======== INPUT DATA
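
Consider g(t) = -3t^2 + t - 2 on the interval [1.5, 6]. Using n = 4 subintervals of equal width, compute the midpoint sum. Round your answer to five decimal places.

Δt = (6 − 1.5)/4 = 1.125.
Midpoints: 2.0625, 3.1875, 4.3125, 5.4375.
g(2.0625) = -12.69921875, g(3.1875) = -29.29296875, g(4.3125) = -53.48046875, g(5.4375) = -85.26171875.
Sum = Δt · [g(2.0625) + g(3.1875) + g(4.3125) + g(5.4375)].
Sum ≈ -203.32617.

-203.32617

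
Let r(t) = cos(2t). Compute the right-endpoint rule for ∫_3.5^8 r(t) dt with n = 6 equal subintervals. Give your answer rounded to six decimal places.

-1.022187

Δt = (8 − 3.5)/6 = 0.75.
Right endpoints: 4.25, 5, 5.75, 6.5, 7.25, 8.
r(4.25) ≈ -0.602012, r(5) ≈ -0.839072, r(5.75) ≈ 0.483305, r(6.5) ≈ 0.907447, r(7.25) ≈ -0.354924, r(8) ≈ -0.957659.
Sum = Δt · [r(4.25) + r(5) + r(5.75) + ...].
Sum ≈ -1.022187.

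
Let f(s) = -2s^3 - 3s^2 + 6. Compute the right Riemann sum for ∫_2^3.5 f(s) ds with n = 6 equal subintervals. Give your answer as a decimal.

Δs = (3.5 − 2)/6 = 0.25.
Right endpoints: 2.25, 2.5, 2.75, 3, 3.25, 3.5.
f(2.25) = -31.96875, f(2.5) = -44, f(2.75) = -58.28125, f(3) = -75, f(3.25) = -94.34375, f(3.5) = -116.5.
Sum = Δs · [f(2.25) + f(2.5) + f(2.75) + ...].
Sum = -105.0234375.

-105.0234375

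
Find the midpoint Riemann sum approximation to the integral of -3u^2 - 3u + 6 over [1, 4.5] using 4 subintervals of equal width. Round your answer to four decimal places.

Δu = (4.5 − 1)/4 = 0.875.
Midpoints: 1.4375, 2.3125, 3.1875, 4.0625.
f(1.4375) = -4.51171875, f(2.3125) = -16.98046875, f(3.1875) = -34.04296875, f(4.0625) = -55.69921875.
Sum = Δu · [f(1.4375) + f(2.3125) + f(3.1875) + f(4.0625)].
Sum ≈ -97.3301.

-97.3301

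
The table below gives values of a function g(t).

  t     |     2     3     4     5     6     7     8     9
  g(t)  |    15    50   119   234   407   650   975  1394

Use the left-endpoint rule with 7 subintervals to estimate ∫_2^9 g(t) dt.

2450

Δt = 1.
Sum = 1·[15 + 50 + 119 + 234 + 407 + 650 + 975] = 2450.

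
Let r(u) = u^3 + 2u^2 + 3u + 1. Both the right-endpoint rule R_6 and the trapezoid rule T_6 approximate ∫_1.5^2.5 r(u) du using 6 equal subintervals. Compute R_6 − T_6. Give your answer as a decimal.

1.9375

R_6 ≈ 25.641204.
T_6 ≈ 23.703704.
R_6 − T_6 = 1.9375.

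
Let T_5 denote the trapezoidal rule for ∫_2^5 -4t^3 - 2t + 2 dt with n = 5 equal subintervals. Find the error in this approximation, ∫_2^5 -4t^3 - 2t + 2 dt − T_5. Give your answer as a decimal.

7.56

Exact integral: ∫_2^5 f(t) dt = -624.
T_5 = -631.56.
Error = -624 − (-631.56) = 7.56.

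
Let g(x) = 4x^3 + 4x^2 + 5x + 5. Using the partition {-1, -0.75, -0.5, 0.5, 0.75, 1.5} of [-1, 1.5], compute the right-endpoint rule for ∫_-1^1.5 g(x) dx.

39.625

Subinterval widths: 0.25, 0.25, 1, 0.25, 0.75.
Right endpoints: -0.75, -0.5, 0.5, 0.75, 1.5.
g(-0.75) = 1.8125, g(-0.5) = 3, g(0.5) = 9, g(0.75) = 12.6875, g(1.5) = 35.
Sum = Σ Δx_i · g(x_i).
Sum = 39.625.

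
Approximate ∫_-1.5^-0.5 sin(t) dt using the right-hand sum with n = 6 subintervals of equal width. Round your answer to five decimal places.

-0.76180

Δt = (-0.5 − (-1.5))/6 = 1/6.
Right endpoints: -4/3, -7/6, -1, -5/6, -2/3, -0.5.
f(-4/3) ≈ -0.97194, f(-7/6) ≈ -0.91944, f(-1) ≈ -0.84147, f(-5/6) ≈ -0.74018, f(-2/3) ≈ -0.61837, f(-0.5) ≈ -0.47943.
Sum = Δt · [f(-4/3) + f(-7/6) + f(-1) + ...].
Sum ≈ -0.76180.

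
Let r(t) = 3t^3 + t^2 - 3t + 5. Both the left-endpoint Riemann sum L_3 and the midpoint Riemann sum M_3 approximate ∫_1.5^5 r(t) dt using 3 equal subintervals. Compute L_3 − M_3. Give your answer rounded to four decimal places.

-183.9627

L_3 ≈ 292.898148.
M_3 ≈ 476.860822.
L_3 − M_3 ≈ -183.9627.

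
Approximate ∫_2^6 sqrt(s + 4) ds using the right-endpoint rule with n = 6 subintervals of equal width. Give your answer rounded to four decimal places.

11.5198

Δs = (6 − 2)/6 = 2/3.
Right endpoints: 8/3, 10/3, 4, 14/3, 16/3, 6.
f(8/3) ≈ 2.5820, f(10/3) ≈ 2.7080, f(4) ≈ 2.8284, f(14/3) ≈ 2.9439, f(16/3) ≈ 3.0551, f(6) ≈ 3.1623.
Sum = Δs · [f(8/3) + f(10/3) + f(4) + ...].
Sum ≈ 11.5198.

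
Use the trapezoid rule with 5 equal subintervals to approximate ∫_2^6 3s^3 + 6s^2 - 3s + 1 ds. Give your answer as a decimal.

Δs = (6 − 2)/5 = 0.8.
f(2) = 43, f(2.8) = 105.496, f(3.6) = 207.928, f(4.4) = 359.512, f(5.2) = 569.464, f(6) = 847.
T_5 = (Δs/2)·[f(s_0) + 2f(s_1) + ... + 2f(s_{4}) + f(s_5)].
Sum = 1349.92.

1349.92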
================
PROBLEM REQUIREMENTS:
Reproduce all of the data above, exactly and without omission.

RESPONSE FOR THIS EXERCISE:
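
Consider g(t) = -3t^2 + t - 2 on the interval [1.5, 6]. Using n = 4 subintervals of equal width, compute the midpoint sum. Round your answer to five decimal places.

Δt = (6 − 1.5)/4 = 1.125.
Midpoints: 2.0625, 3.1875, 4.3125, 5.4375.
g(2.0625) = -12.69921875, g(3.1875) = -29.29296875, g(4.3125) = -53.48046875, g(5.4375) = -85.26171875.
Sum = Δt · [g(2.0625) + g(3.1875) + g(4.3125) + g(5.4375)].
Sum ≈ -203.32617.

-203.32617

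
Let r(t) = cos(2t). Compute the right-endpoint rule for ∫_3.5^8 r(t) dt with n = 6 equal subintervals. Give your answer rounded to six decimal places.

-1.022187

Δt = (8 − 3.5)/6 = 0.75.
Right endpoints: 4.25, 5, 5.75, 6.5, 7.25, 8.
r(4.25) ≈ -0.602012, r(5) ≈ -0.839072, r(5.75) ≈ 0.483305, r(6.5) ≈ 0.907447, r(7.25) ≈ -0.354924, r(8) ≈ -0.957659.
Sum = Δt · [r(4.25) + r(5) + r(5.75) + ...].
Sum ≈ -1.022187.

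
Let f(s) = -2s^3 - 3s^2 + 6. Compute the right Riemann sum for ∫_2^3.5 f(s) ds with n = 6 equal subintervals. Give your answer as a decimal.

Δs = (3.5 − 2)/6 = 0.25.
Right endpoints: 2.25, 2.5, 2.75, 3, 3.25, 3.5.
f(2.25) = -31.96875, f(2.5) = -44, f(2.75) = -58.28125, f(3) = -75, f(3.25) = -94.34375, f(3.5) = -116.5.
Sum = Δs · [f(2.25) + f(2.5) + f(2.75) + ...].
Sum = -105.0234375.

-105.0234375

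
Find the midpoint Riemann sum approximation to the integral of -3u^2 - 3u + 6 over [1, 4.5] using 4 subintervals of equal width. Round your answer to four decimal places.

Δu = (4.5 − 1)/4 = 0.875.
Midpoints: 1.4375, 2.3125, 3.1875, 4.0625.
f(1.4375) = -4.51171875, f(2.3125) = -16.98046875, f(3.1875) = -34.04296875, f(4.0625) = -55.69921875.
Sum = Δu · [f(1.4375) + f(2.3125) + f(3.1875) + f(4.0625)].
Sum ≈ -97.3301.

-97.3301

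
The table below gives values of a function g(t).

  t     |     2     3     4     5     6     7     8     9
  g(t)  |    15    50   119   234   407   650   975  1394

Use the left-endpoint rule with 7 subintervals to estimate ∫_2^9 g(t) dt.

2450

Δt = 1.
Sum = 1·[15 + 50 + 119 + 234 + 407 + 650 + 975] = 2450.

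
Let r(u) = u^3 + 2u^2 + 3u + 1. Both the right-endpoint rule R_6 and the trapezoid rule T_6 approximate ∫_1.5^2.5 r(u) du using 6 equal subintervals. Compute R_6 − T_6. Give your answer as a decimal.

1.9375

R_6 ≈ 25.641204.
T_6 ≈ 23.703704.
R_6 − T_6 = 1.9375.

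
Let T_5 denote the trapezoidal rule for ∫_2^5 -4t^3 - 2t + 2 dt with n = 5 equal subintervals. Find the error in this approximation, ∫_2^5 -4t^3 - 2t + 2 dt − T_5. Give your answer as a decimal.

7.56

Exact integral: ∫_2^5 f(t) dt = -624.
T_5 = -631.56.
Error = -624 − (-631.56) = 7.56.

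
Let g(x) = 4x^3 + 4x^2 + 5x + 5. Using the partition {-1, -0.75, -0.5, 0.5, 0.75, 1.5} of [-1, 1.5], compute the right-endpoint rule for ∫_-1^1.5 g(x) dx.

39.625

Subinterval widths: 0.25, 0.25, 1, 0.25, 0.75.
Right endpoints: -0.75, -0.5, 0.5, 0.75, 1.5.
g(-0.75) = 1.8125, g(-0.5) = 3, g(0.5) = 9, g(0.75) = 12.6875, g(1.5) = 35.
Sum = Σ Δx_i · g(x_i).
Sum = 39.625.

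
Approximate ∫_-1.5^-0.5 sin(t) dt using the right-hand sum with n = 6 subintervals of equal width. Round your answer to five decimal places.

-0.76180

Δt = (-0.5 − (-1.5))/6 = 1/6.
Right endpoints: -4/3, -7/6, -1, -5/6, -2/3, -0.5.
f(-4/3) ≈ -0.97194, f(-7/6) ≈ -0.91944, f(-1) ≈ -0.84147, f(-5/6) ≈ -0.74018, f(-2/3) ≈ -0.61837, f(-0.5) ≈ -0.47943.
Sum = Δt · [f(-4/3) + f(-7/6) + f(-1) + ...].
Sum ≈ -0.76180.

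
Let r(t) = 3t^3 + t^2 - 3t + 5. Both the left-endpoint Riemann sum L_3 and the midpoint Riemann sum M_3 approximate ∫_1.5^5 r(t) dt using 3 equal subintervals. Compute L_3 − M_3. Give your answer rounded to four decimal places.

-183.9627

L_3 ≈ 292.898148.
M_3 ≈ 476.860822.
L_3 − M_3 ≈ -183.9627.

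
Approximate ∫_2^6 sqrt(s + 4) ds using the right-endpoint rule with n = 6 subintervals of equal width. Give your answer rounded to four decimal places.

11.5198

Δs = (6 − 2)/6 = 2/3.
Right endpoints: 8/3, 10/3, 4, 14/3, 16/3, 6.
f(8/3) ≈ 2.5820, f(10/3) ≈ 2.7080, f(4) ≈ 2.8284, f(14/3) ≈ 2.9439, f(16/3) ≈ 3.0551, f(6) ≈ 3.1623.
Sum = Δs · [f(8/3) + f(10/3) + f(4) + ...].
Sum ≈ 11.5198.

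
Use the trapezoid rule with 5 equal subintervals to approximate ∫_2^6 3s^3 + 6s^2 - 3s + 1 ds. Give your answer as a decimal.

Δs = (6 − 2)/5 = 0.8.
f(2) = 43, f(2.8) = 105.496, f(3.6) = 207.928, f(4.4) = 359.512, f(5.2) = 569.464, f(6) = 847.
T_5 = (Δs/2)·[f(s_0) + 2f(s_1) + ... + 2f(s_{4}) + f(s_5)].
Sum = 1349.92.

1349.92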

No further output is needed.